__Prompt__:
Write only the number of lines below in which "half" occurs.

..........

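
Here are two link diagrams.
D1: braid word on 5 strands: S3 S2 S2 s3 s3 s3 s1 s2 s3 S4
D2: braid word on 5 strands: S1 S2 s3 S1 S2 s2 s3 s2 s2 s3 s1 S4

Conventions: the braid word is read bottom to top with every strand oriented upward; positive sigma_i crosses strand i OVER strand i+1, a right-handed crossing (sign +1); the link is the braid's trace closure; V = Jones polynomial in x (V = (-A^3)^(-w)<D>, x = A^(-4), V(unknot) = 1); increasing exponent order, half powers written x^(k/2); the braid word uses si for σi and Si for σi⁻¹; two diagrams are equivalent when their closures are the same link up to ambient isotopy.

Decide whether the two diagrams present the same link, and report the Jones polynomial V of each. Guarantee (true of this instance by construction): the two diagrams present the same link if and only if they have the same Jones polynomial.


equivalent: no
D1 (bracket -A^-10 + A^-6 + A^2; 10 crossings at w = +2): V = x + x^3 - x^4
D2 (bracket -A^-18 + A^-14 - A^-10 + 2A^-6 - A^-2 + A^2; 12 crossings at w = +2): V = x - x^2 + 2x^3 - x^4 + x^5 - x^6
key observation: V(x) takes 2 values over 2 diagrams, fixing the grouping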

..........

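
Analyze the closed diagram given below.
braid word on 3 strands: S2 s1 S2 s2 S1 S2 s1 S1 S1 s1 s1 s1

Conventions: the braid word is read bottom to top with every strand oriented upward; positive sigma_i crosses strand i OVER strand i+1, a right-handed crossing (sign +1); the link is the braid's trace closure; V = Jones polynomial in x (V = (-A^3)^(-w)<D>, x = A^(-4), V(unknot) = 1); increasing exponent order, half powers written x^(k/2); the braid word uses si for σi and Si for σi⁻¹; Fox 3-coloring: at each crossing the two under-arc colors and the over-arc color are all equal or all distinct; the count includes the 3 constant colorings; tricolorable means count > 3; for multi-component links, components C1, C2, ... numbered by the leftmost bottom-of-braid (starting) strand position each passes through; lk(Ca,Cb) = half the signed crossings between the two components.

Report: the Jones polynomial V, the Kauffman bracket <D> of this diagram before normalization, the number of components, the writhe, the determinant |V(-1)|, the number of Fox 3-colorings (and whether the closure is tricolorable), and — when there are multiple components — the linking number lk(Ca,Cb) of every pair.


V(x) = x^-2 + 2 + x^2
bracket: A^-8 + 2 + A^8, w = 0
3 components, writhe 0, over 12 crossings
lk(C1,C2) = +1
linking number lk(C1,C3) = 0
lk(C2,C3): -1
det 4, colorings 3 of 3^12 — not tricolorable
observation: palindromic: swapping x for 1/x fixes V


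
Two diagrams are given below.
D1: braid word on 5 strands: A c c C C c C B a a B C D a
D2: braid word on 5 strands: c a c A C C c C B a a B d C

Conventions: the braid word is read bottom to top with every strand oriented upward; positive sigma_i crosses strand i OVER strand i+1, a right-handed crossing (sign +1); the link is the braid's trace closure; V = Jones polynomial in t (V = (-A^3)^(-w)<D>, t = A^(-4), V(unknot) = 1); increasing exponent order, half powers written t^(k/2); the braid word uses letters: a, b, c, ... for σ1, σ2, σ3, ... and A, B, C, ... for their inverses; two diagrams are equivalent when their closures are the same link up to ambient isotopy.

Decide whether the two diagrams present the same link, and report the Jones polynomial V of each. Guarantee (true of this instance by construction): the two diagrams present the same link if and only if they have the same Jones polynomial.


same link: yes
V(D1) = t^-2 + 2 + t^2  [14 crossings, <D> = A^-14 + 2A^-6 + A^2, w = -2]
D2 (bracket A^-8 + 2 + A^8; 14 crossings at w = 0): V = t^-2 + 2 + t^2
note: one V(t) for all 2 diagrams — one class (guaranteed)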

..........

__Task output__:
3